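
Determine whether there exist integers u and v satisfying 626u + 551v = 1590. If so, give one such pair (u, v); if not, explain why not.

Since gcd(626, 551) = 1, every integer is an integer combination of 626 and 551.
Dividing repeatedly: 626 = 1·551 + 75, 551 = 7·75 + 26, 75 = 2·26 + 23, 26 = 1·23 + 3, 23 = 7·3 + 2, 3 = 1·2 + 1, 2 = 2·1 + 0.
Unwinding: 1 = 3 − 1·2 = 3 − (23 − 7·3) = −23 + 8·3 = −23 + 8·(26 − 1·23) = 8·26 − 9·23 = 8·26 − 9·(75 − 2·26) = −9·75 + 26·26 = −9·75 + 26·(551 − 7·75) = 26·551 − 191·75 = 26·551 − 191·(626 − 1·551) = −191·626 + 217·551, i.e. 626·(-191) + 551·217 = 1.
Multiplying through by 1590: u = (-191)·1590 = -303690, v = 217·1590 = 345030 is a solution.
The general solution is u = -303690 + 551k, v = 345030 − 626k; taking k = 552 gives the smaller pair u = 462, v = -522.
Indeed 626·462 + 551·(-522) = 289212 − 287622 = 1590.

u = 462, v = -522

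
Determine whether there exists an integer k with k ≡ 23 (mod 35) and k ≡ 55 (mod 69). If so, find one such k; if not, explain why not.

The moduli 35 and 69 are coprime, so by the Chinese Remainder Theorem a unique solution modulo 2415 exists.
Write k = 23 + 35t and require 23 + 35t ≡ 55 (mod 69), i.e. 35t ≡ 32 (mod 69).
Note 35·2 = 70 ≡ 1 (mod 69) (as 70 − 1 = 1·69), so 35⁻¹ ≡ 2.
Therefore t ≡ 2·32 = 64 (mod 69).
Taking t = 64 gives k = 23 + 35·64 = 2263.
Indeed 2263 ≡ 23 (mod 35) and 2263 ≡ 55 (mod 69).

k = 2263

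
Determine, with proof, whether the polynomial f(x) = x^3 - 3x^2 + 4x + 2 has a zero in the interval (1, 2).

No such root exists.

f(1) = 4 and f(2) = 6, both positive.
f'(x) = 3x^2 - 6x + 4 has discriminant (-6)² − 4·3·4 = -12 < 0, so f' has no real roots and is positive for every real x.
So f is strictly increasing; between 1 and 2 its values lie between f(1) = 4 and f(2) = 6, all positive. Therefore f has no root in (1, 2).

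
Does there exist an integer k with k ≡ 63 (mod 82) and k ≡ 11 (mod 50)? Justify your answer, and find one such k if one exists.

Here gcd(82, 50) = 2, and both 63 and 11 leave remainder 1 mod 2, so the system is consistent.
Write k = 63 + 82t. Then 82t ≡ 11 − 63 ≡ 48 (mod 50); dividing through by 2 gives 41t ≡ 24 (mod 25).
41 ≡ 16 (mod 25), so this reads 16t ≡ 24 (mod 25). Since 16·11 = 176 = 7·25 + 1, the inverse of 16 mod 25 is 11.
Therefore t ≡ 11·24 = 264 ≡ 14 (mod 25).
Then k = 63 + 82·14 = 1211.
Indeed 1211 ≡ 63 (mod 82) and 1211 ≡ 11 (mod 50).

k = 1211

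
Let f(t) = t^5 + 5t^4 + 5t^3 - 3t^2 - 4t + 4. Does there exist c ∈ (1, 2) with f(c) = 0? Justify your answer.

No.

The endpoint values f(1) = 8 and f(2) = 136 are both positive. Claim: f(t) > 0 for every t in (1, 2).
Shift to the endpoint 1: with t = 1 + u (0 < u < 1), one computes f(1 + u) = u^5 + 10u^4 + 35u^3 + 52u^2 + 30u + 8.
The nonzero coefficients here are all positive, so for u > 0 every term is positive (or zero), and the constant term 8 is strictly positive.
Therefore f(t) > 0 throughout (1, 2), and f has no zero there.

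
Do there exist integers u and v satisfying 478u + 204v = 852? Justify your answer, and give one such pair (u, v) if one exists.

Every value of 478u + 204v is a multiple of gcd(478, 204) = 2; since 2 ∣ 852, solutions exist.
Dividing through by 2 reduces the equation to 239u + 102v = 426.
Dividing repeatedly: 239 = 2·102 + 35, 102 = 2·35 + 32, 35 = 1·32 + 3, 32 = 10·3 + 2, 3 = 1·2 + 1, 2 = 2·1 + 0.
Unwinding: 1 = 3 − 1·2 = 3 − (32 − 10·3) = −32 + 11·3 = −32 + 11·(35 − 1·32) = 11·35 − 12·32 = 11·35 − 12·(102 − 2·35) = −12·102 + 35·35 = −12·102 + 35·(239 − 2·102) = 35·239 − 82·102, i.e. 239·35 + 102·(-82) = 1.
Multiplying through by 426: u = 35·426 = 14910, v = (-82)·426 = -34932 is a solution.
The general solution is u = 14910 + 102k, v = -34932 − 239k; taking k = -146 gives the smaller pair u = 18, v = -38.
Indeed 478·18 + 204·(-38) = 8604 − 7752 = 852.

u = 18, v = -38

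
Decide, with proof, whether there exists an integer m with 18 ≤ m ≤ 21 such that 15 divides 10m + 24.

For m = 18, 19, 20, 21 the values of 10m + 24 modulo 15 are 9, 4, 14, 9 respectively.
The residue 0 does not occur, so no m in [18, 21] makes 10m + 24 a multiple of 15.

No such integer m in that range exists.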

────────────────────

Work required.
Repeat the listing above exactly, keeping every word as it stands.

Response to this exercise.
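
Determine whether there exist integers u and v satisfying 626u + 551v = 1590. If so, give one such pair (u, v); if not, explain why not.

Since gcd(626, 551) = 1, every integer is an integer combination of 626 and 551.
Dividing repeatedly: 626 = 1·551 + 75, 551 = 7·75 + 26, 75 = 2·26 + 23, 26 = 1·23 + 3, 23 = 7·3 + 2, 3 = 1·2 + 1, 2 = 2·1 + 0.
Unwinding: 1 = 3 − 1·2 = 3 − (23 − 7·3) = −23 + 8·3 = −23 + 8·(26 − 1·23) = 8·26 − 9·23 = 8·26 − 9·(75 − 2·26) = −9·75 + 26·26 = −9·75 + 26·(551 − 7·75) = 26·551 − 191·75 = 26·551 − 191·(626 − 1·551) = −191·626 + 217·551, i.e. 626·(-191) + 551·217 = 1.
Multiplying through by 1590: u = (-191)·1590 = -303690, v = 217·1590 = 345030 is a solution.
The general solution is u = -303690 + 551k, v = 345030 − 626k; taking k = 552 gives the smaller pair u = 462, v = -522.
Indeed 626·462 + 551·(-522) = 289212 − 287622 = 1590.

u = 462, v = -522

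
Determine whether there exists an integer k with k ≡ 23 (mod 35) and k ≡ 55 (mod 69). If so, find one such k; if not, explain why not.

The moduli 35 and 69 are coprime, so by the Chinese Remainder Theorem a unique solution modulo 2415 exists.
Write k = 23 + 35t and require 23 + 35t ≡ 55 (mod 69), i.e. 35t ≡ 32 (mod 69).
Note 35·2 = 70 ≡ 1 (mod 69) (as 70 − 1 = 1·69), so 35⁻¹ ≡ 2.
Therefore t ≡ 2·32 = 64 (mod 69).
Taking t = 64 gives k = 23 + 35·64 = 2263.
Indeed 2263 ≡ 23 (mod 35) and 2263 ≡ 55 (mod 69).

k = 2263

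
Determine, with proof, whether the polynomial f(x) = x^3 - 3x^2 + 4x + 2 has a zero in the interval (1, 2).

No such root exists.

f(1) = 4 and f(2) = 6, both positive.
f'(x) = 3x^2 - 6x + 4 has discriminant (-6)² − 4·3·4 = -12 < 0, so f' has no real roots and is positive for every real x.
So f is strictly increasing; between 1 and 2 its values lie between f(1) = 4 and f(2) = 6, all positive. Therefore f has no root in (1, 2).

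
Does there exist an integer k with k ≡ 63 (mod 82) and k ≡ 11 (mod 50)? Justify your answer, and find one such k if one exists.

Here gcd(82, 50) = 2, and both 63 and 11 leave remainder 1 mod 2, so the system is consistent.
Write k = 63 + 82t. Then 82t ≡ 11 − 63 ≡ 48 (mod 50); dividing through by 2 gives 41t ≡ 24 (mod 25).
41 ≡ 16 (mod 25), so this reads 16t ≡ 24 (mod 25). Since 16·11 = 176 = 7·25 + 1, the inverse of 16 mod 25 is 11.
Therefore t ≡ 11·24 = 264 ≡ 14 (mod 25).
Then k = 63 + 82·14 = 1211.
Indeed 1211 ≡ 63 (mod 82) and 1211 ≡ 11 (mod 50).

k = 1211

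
Let f(t) = t^5 + 5t^4 + 5t^3 - 3t^2 - 4t + 4. Does there exist c ∈ (1, 2) with f(c) = 0? Justify your answer.

No.

The endpoint values f(1) = 8 and f(2) = 136 are both positive. Claim: f(t) > 0 for every t in (1, 2).
Shift to the endpoint 1: with t = 1 + u (0 < u < 1), one computes f(1 + u) = u^5 + 10u^4 + 35u^3 + 52u^2 + 30u + 8.
The nonzero coefficients here are all positive, so for u > 0 every term is positive (or zero), and the constant term 8 is strictly positive.
Therefore f(t) > 0 throughout (1, 2), and f has no zero there.

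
Do there exist integers u and v satisfying 478u + 204v = 852? Justify your answer, and give one such pair (u, v) if one exists.

Every value of 478u + 204v is a multiple of gcd(478, 204) = 2; since 2 ∣ 852, solutions exist.
Dividing through by 2 reduces the equation to 239u + 102v = 426.
Dividing repeatedly: 239 = 2·102 + 35, 102 = 2·35 + 32, 35 = 1·32 + 3, 32 = 10·3 + 2, 3 = 1·2 + 1, 2 = 2·1 + 0.
Unwinding: 1 = 3 − 1·2 = 3 − (32 − 10·3) = −32 + 11·3 = −32 + 11·(35 − 1·32) = 11·35 − 12·32 = 11·35 − 12·(102 − 2·35) = −12·102 + 35·35 = −12·102 + 35·(239 − 2·102) = 35·239 − 82·102, i.e. 239·35 + 102·(-82) = 1.
Multiplying through by 426: u = 35·426 = 14910, v = (-82)·426 = -34932 is a solution.
The general solution is u = 14910 + 102k, v = -34932 − 239k; taking k = -146 gives the smaller pair u = 18, v = -38.
Indeed 478·18 + 204·(-38) = 8604 − 7752 = 852.

u = 18, v = -38

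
Decide, with proof, whether there exists an integer m with 18 ≤ m ≤ 21 such that 15 divides 10m + 24.

For m = 18, 19, 20, 21 the values of 10m + 24 modulo 15 are 9, 4, 14, 9 respectively.
The residue 0 does not occur, so no m in [18, 21] makes 10m + 24 a multiple of 15.

No such integer m in that range exists.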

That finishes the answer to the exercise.